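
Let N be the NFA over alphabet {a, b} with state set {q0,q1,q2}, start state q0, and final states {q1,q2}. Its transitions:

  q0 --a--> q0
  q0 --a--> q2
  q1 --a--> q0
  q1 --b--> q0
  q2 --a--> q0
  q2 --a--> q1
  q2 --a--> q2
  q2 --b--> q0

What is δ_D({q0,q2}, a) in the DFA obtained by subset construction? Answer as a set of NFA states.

{q0,q1,q2}

δ(q0,a) = {q0,q2}; δ(q2,a) = {q0,q1,q2}.
Union: {q0,q1,q2}.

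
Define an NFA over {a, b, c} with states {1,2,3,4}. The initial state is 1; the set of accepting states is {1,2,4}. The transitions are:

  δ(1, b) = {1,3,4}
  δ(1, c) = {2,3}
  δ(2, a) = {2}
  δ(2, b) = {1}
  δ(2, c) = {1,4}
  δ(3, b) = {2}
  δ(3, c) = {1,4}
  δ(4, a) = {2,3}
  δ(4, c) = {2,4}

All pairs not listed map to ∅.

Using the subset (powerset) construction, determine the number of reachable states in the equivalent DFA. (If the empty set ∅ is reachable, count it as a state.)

10

Start state of the DFA: {1}.
{1} --a--> ∅  [new]
{1} --b--> {1,3,4}  [new]
{1} --c--> {2,3}  [new]
∅ --a--> ∅  [seen]
∅ --b--> ∅  [seen]
∅ --c--> ∅  [seen]
{1,3,4} --a--> {2,3}  [seen]
{1,3,4} --b--> {1,2,3,4}  [new]
{1,3,4} --c--> {1,2,3,4}  [seen]
{2,3} --a--> {2}  [new]
{2,3} --b--> {1,2}  [new]
{2,3} --c--> {1,4}  [new]
{1,2,3,4} --a--> {2,3}  [seen]
{1,2,3,4} --b--> {1,2,3,4}  [seen]
{1,2,3,4} --c--> {1,2,3,4}  [seen]
{2} --a--> {2}  [seen]
{2} --b--> {1}  [seen]
{2} --c--> {1,4}  [seen]
{1,2} --a--> {2}  [seen]
{1,2} --b--> {1,3,4}  [seen]
{1,2} --c--> {1,2,3,4}  [seen]
{1,4} --a--> {2,3}  [seen]
{1,4} --b--> {1,3,4}  [seen]
{1,4} --c--> {2,3,4}  [new]
{2,3,4} --a--> {2,3}  [seen]
{2,3,4} --b--> {1,2}  [seen]
{2,3,4} --c--> {1,2,4}  [new]
{1,2,4} --a--> {2,3}  [seen]
{1,2,4} --b--> {1,3,4}  [seen]
{1,2,4} --c--> {1,2,3,4}  [seen]
Reachable DFA states: {1}, ∅, {1,3,4}, {2,3}, {1,2,3,4}, {2}, {1,2}, {1,4}, {2,3,4}, {1,2,4}.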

********************

**Exercise details:**
Please output every record exactly as it appears.

**Output of the task:**
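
Let N be the NFA over alphabet {a, b} with state set {q0,q1,q2}, start state q0, and final states {q1,q2}. Its transitions:

  q0 --a--> q0
  q0 --a--> q2
  q1 --a--> q0
  q1 --b--> q0
  q2 --a--> q0
  q2 --a--> q1
  q2 --a--> q2
  q2 --b--> q0

What is δ_D({q0,q2}, a) in the DFA obtained by subset construction? Answer as a set of NFA states.

{q0,q1,q2}

δ(q0,a) = {q0,q2}; δ(q2,a) = {q0,q1,q2}.
Union: {q0,q1,q2}.

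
Define an NFA over {a, b, c} with states {1,2,3,4}. The initial state is 1; the set of accepting states is {1,2,4}. The transitions are:

  δ(1, b) = {1,3,4}
  δ(1, c) = {2,3}
  δ(2, a) = {2}
  δ(2, b) = {1}
  δ(2, c) = {1,4}
  δ(3, b) = {2}
  δ(3, c) = {1,4}
  δ(4, a) = {2,3}
  δ(4, c) = {2,4}

All pairs not listed map to ∅.

Using the subset (powerset) construction, determine the number of reachable states in the equivalent DFA. (If the empty set ∅ is reachable, count it as a state.)

10

Start state of the DFA: {1}.
{1} --a--> ∅  [new]
{1} --b--> {1,3,4}  [new]
{1} --c--> {2,3}  [new]
∅ --a--> ∅  [seen]
∅ --b--> ∅  [seen]
∅ --c--> ∅  [seen]
{1,3,4} --a--> {2,3}  [seen]
{1,3,4} --b--> {1,2,3,4}  [new]
{1,3,4} --c--> {1,2,3,4}  [seen]
{2,3} --a--> {2}  [new]
{2,3} --b--> {1,2}  [new]
{2,3} --c--> {1,4}  [new]
{1,2,3,4} --a--> {2,3}  [seen]
{1,2,3,4} --b--> {1,2,3,4}  [seen]
{1,2,3,4} --c--> {1,2,3,4}  [seen]
{2} --a--> {2}  [seen]
{2} --b--> {1}  [seen]
{2} --c--> {1,4}  [seen]
{1,2} --a--> {2}  [seen]
{1,2} --b--> {1,3,4}  [seen]
{1,2} --c--> {1,2,3,4}  [seen]
{1,4} --a--> {2,3}  [seen]
{1,4} --b--> {1,3,4}  [seen]
{1,4} --c--> {2,3,4}  [new]
{2,3,4} --a--> {2,3}  [seen]
{2,3,4} --b--> {1,2}  [seen]
{2,3,4} --c--> {1,2,4}  [new]
{1,2,4} --a--> {2,3}  [seen]
{1,2,4} --b--> {1,3,4}  [seen]
{1,2,4} --c--> {1,2,3,4}  [seen]
Reachable DFA states: {1}, ∅, {1,3,4}, {2,3}, {1,2,3,4}, {2}, {1,2}, {1,4}, {2,3,4}, {1,2,4}.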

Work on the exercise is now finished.